### WORK INSTRUCTION
Return all lines of the data in which the string "Find" occurs.

########

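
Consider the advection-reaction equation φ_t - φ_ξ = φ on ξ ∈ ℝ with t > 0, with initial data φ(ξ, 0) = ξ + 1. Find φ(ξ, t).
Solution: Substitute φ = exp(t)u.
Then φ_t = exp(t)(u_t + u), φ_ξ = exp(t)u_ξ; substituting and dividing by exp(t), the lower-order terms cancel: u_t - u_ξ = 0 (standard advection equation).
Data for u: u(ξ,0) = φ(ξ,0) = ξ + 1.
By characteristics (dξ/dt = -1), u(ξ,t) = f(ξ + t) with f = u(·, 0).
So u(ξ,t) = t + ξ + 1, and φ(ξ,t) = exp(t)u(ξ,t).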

########

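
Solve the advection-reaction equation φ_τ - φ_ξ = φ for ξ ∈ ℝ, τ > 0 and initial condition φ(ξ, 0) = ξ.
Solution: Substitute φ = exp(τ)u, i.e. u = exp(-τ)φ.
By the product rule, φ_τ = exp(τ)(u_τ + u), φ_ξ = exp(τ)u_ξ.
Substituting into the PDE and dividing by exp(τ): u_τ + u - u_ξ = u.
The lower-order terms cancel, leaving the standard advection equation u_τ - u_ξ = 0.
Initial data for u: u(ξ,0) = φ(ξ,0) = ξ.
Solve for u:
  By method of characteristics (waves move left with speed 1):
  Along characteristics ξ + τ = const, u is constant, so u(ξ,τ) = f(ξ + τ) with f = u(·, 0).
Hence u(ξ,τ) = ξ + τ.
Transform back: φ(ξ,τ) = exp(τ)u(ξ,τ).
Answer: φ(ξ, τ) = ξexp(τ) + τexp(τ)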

########

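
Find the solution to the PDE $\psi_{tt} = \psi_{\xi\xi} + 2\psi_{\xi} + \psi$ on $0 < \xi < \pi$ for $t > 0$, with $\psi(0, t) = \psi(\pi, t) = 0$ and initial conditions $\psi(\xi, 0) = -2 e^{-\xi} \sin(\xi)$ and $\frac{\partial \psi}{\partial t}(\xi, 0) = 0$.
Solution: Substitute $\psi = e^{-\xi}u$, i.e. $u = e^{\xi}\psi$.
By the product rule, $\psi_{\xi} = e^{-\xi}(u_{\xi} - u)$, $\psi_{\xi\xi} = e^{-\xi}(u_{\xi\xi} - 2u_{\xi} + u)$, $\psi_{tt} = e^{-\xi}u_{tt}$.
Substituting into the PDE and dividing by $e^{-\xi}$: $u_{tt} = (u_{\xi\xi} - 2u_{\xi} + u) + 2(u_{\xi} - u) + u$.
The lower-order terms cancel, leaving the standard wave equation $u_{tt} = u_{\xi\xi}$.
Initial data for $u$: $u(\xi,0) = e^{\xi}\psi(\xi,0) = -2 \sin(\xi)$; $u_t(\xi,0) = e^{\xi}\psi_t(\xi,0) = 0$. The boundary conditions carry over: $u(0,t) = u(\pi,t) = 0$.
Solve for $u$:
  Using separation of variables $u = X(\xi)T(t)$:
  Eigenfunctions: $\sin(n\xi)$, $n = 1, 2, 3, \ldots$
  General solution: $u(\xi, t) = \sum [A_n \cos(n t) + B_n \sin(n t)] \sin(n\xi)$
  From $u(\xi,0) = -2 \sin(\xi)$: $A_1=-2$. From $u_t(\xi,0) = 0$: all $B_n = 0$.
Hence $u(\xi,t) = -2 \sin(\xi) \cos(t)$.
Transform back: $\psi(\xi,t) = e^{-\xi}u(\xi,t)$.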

########

### RESPONSE TO THE EXERCISE
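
Consider the advection-reaction equation φ_t - φ_ξ = φ on ξ ∈ ℝ with t > 0, with initial data φ(ξ, 0) = ξ + 1. Find φ(ξ, t).
Find the solution to the PDE $\psi_{tt} = \psi_{\xi\xi} + 2\psi_{\xi} + \psi$ on $0 < \xi < \pi$ for $t > 0$, with $\psi(0, t) = \psi(\pi, t) = 0$ and initial conditions $\psi(\xi, 0) = -2 e^{-\xi} \sin(\xi)$ and $\frac{\partial \psi}{\partial t}(\xi, 0) = 0$.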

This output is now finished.